» **About this task**
Lines outside the range are not wanted. Give again exactly the lines between the line holding "135 131 217" and the line holding "What is the thickness at pixel (x=0, y=6), and", inclusive, from the listing below.

» **Data to examine**
=-=-=-=-=

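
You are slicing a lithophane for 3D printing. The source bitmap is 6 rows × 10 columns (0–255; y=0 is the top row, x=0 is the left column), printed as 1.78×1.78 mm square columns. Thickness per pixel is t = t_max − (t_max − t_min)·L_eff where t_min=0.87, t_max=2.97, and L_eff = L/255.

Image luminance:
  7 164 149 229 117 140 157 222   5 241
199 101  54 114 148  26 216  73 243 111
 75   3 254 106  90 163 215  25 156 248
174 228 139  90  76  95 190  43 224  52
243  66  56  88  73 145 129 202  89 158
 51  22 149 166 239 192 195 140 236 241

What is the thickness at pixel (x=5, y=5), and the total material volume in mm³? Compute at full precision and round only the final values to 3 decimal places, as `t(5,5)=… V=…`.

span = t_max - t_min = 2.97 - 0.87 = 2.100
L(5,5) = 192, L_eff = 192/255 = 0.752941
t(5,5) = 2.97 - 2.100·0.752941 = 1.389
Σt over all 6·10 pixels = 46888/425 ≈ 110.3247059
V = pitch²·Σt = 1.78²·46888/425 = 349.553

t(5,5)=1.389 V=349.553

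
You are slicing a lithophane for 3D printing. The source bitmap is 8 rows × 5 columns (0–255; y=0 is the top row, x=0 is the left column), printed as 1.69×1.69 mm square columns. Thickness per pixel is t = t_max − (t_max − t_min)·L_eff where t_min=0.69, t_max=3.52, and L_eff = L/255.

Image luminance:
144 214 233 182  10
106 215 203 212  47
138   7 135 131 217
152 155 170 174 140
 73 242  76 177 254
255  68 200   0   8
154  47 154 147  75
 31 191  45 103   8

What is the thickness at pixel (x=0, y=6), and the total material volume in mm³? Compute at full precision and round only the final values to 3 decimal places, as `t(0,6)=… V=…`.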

=-=-=-=-=

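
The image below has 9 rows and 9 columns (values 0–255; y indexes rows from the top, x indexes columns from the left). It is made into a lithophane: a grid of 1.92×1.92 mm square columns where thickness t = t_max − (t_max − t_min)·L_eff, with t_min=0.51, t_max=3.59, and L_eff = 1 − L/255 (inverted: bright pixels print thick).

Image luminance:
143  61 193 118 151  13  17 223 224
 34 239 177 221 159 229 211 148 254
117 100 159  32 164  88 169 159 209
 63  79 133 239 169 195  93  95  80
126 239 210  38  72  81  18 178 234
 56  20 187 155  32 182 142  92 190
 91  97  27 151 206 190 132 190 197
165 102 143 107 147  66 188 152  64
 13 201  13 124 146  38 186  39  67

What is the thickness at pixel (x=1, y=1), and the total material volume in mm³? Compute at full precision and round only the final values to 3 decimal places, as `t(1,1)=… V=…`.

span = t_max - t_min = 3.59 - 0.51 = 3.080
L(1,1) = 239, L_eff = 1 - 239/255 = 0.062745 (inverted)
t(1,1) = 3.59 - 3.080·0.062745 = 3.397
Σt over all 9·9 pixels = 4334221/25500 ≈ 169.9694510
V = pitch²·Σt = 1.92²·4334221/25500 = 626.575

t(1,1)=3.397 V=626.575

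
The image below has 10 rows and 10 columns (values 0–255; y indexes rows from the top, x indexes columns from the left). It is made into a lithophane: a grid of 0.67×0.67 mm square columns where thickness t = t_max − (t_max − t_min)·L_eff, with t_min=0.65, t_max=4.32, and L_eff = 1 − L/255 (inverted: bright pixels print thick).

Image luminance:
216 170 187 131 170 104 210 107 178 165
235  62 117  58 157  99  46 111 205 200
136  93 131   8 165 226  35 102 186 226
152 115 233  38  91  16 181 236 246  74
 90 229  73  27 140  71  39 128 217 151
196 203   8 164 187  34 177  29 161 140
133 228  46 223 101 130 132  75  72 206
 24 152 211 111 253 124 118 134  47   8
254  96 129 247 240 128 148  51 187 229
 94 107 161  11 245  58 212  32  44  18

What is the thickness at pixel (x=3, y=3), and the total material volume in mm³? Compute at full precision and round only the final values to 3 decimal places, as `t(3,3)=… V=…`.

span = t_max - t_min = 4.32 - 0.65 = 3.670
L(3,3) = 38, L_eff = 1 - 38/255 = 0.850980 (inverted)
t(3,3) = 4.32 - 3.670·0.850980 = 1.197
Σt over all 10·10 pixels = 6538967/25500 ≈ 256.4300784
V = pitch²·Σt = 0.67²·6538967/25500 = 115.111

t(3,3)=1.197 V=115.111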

=-=-=-=-=

» **Output for this task**
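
138   7 135 131 217
152 155 170 174 140
 73 242  76 177 254
255  68 200   0   8
154  47 154 147  75
 31 191  45 103   8

What is the thickness at pixel (x=0, y=6), and the total material volume in mm³? Compute at full precision and round only the final values to 3 decimal places, as `t(0,6)=… V=…`.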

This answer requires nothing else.